Try it -> The output should be exactly the lines from the one containing "Use Pb²⁺ + 2" through the last line of the records, and only those.

Records excerpted from a collection
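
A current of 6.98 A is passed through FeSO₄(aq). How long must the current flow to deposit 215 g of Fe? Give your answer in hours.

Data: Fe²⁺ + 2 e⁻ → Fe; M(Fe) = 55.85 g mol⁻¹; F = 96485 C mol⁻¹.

29.6 h

n(Fe) = m/M = 215 / 55.85 = 3.850 mol.
Each Fe atom requires 2 electrons, so n(e⁻) = 2 × 3.850 = 7.699 mol.
Q = n(e⁻)·F = 7.699 × 96485 = 742900 C.
t = Q/I = 742900 / 6.980 A = 106400 s = 29.6 h.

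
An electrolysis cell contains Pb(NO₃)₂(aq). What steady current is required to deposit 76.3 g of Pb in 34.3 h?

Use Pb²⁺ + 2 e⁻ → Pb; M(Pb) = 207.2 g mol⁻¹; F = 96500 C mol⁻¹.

0.576 A

n(Pb) = 76.3 / 207.2 = 0.3682 mol.
n(e⁻) = 2 × 0.3682 = 0.7365 mol.
Q = n(e⁻)·F = 0.7365 × 96500 = 71070 C.
I = Q/t = 71070 / 123480 s = 0.576 A.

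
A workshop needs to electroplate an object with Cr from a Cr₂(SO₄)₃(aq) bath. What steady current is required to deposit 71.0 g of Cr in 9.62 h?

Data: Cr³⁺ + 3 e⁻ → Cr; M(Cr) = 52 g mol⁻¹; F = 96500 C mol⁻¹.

n(Cr) = 71.0 / 52 = 1.365 mol.
n(e⁻) = 3 × 1.365 = 4.096 mol.
Q = n(e⁻)·F = 4.096 × 96500 = 395300 C.
I = Q/t = 395300 / 34632 s = 11.4 A.

11.4 A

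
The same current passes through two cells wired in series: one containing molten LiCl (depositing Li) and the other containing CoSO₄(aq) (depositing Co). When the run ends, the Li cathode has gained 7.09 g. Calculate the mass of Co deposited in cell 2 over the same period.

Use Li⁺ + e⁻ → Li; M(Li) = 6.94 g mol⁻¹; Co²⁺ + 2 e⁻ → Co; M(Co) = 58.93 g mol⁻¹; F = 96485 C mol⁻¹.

30.1 g

n(Li) = 7.09 / 6.94 = 1.022 mol.
Since Li⁺ + e⁻ → Li, n(e⁻) passed = 1 × 1.022 = 1.022 mol.
Cells in series carry the same charge, so the same 1.022 mol of electrons passes through cell 2.
Co²⁺ + 2 e⁻ → Co, so n(Co) = 1.022 / 2 = 0.5108 mol.
m(Co) = 0.5108 × 58.93 = 30.1 g.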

Task answer ->
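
Use Pb²⁺ + 2 e⁻ → Pb; M(Pb) = 207.2 g mol⁻¹; F = 96500 C mol⁻¹.

0.576 A

n(Pb) = 76.3 / 207.2 = 0.3682 mol.
n(e⁻) = 2 × 0.3682 = 0.7365 mol.
Q = n(e⁻)·F = 0.7365 × 96500 = 71070 C.
I = Q/t = 71070 / 123480 s = 0.576 A.

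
A workshop needs to electroplate an object with Cr from a Cr₂(SO₄)₃(aq) bath. What steady current is required to deposit 71.0 g of Cr in 9.62 h?

Data: Cr³⁺ + 3 e⁻ → Cr; M(Cr) = 52 g mol⁻¹; F = 96500 C mol⁻¹.

n(Cr) = 71.0 / 52 = 1.365 mol.
n(e⁻) = 3 × 1.365 = 4.096 mol.
Q = n(e⁻)·F = 4.096 × 96500 = 395300 C.
I = Q/t = 395300 / 34632 s = 11.4 A.

11.4 A

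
The same current passes through two cells wired in series: one containing molten LiCl (depositing Li) and the other containing CoSO₄(aq) (depositing Co). When the run ends, the Li cathode has gained 7.09 g. Calculate the mass of Co deposited in cell 2 over the same period.

Use Li⁺ + e⁻ → Li; M(Li) = 6.94 g mol⁻¹; Co²⁺ + 2 e⁻ → Co; M(Co) = 58.93 g mol⁻¹; F = 96485 C mol⁻¹.

30.1 g

n(Li) = 7.09 / 6.94 = 1.022 mol.
Since Li⁺ + e⁻ → Li, n(e⁻) passed = 1 × 1.022 = 1.022 mol.
Cells in series carry the same charge, so the same 1.022 mol of electrons passes through cell 2.
Co²⁺ + 2 e⁻ → Co, so n(Co) = 1.022 / 2 = 0.5108 mol.
m(Co) = 0.5108 × 58.93 = 30.1 g.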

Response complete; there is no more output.